◆ REQUIRED ACTION: Complete, exact copies of all entries are needed.

[EXTRACTED INFORMATION Boundary: Start]

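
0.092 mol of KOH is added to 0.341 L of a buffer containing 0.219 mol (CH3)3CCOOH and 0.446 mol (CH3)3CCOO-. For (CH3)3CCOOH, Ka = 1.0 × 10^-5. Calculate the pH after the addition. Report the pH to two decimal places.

After neutralization: n((CH3)3CCOOH) = 0.127 mol, n((CH3)3CCOO-) = 0.538 mol.
pKa = −log(1.0 × 10^-5) = 5.000
pH = pKa + log([A⁻]/[HA]) = 5.000 + log(0.538/0.127) = 5.000 +0.627

pH = 5.63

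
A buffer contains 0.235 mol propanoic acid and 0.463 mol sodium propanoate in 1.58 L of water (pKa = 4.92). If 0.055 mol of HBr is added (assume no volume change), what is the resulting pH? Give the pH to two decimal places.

After neutralization: n(CH3CH2COOH) = 0.29 mol, n(CH3CH2COO-) = 0.408 mol.
Henderson–Hasselbalch with mole ratio 0.408/0.29: pH = 4.92 + (+0.148)

pH = 5.07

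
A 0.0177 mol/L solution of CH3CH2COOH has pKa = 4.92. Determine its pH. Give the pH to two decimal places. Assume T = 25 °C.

CH3CH2COOH ⇌ CH3CH2COO- + H+
Ka = 10^(−4.92) = 1.20 × 10^-5
Ka = [H+]²/(0.0177 − [H+]) = 1.20 × 10^-5
Neglecting [H+] in the denominator: [H+] = √(1.20 × 10^-5 × 0.0177) = 4.61 × 10^-4 M
([H+]/C₀ = 2.6% < 5%, so the approximation holds.)
pH = −log[H+] = −log(4.61 × 10^-4) = 3.34

pH = 3.34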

[EXTRACTED INFORMATION Boundary: End]

◆ ANSWER:
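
0.092 mol of KOH is added to 0.341 L of a buffer containing 0.219 mol (CH3)3CCOOH and 0.446 mol (CH3)3CCOO-. For (CH3)3CCOOH, Ka = 1.0 × 10^-5. Calculate the pH after the addition. Report the pH to two decimal places.

After neutralization: n((CH3)3CCOOH) = 0.127 mol, n((CH3)3CCOO-) = 0.538 mol.
pKa = −log(1.0 × 10^-5) = 5.000
pH = pKa + log([A⁻]/[HA]) = 5.000 + log(0.538/0.127) = 5.000 +0.627

pH = 5.63

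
A buffer contains 0.235 mol propanoic acid and 0.463 mol sodium propanoate in 1.58 L of water (pKa = 4.92). If 0.055 mol of HBr is added (assume no volume change), what is the resulting pH? Give the pH to two decimal places.

After neutralization: n(CH3CH2COOH) = 0.29 mol, n(CH3CH2COO-) = 0.408 mol.
Henderson–Hasselbalch with mole ratio 0.408/0.29: pH = 4.92 + (+0.148)

pH = 5.07

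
A 0.0177 mol/L solution of CH3CH2COOH has pKa = 4.92. Determine its pH. Give the pH to two decimal places. Assume T = 25 °C.

CH3CH2COOH ⇌ CH3CH2COO- + H+
Ka = 10^(−4.92) = 1.20 × 10^-5
Ka = [H+]²/(0.0177 − [H+]) = 1.20 × 10^-5
Neglecting [H+] in the denominator: [H+] = √(1.20 × 10^-5 × 0.0177) = 4.61 × 10^-4 M
([H+]/C₀ = 2.6% < 5%, so the approximation holds.)
pH = −log[H+] = −log(4.61 × 10^-4) = 3.34

pH = 3.34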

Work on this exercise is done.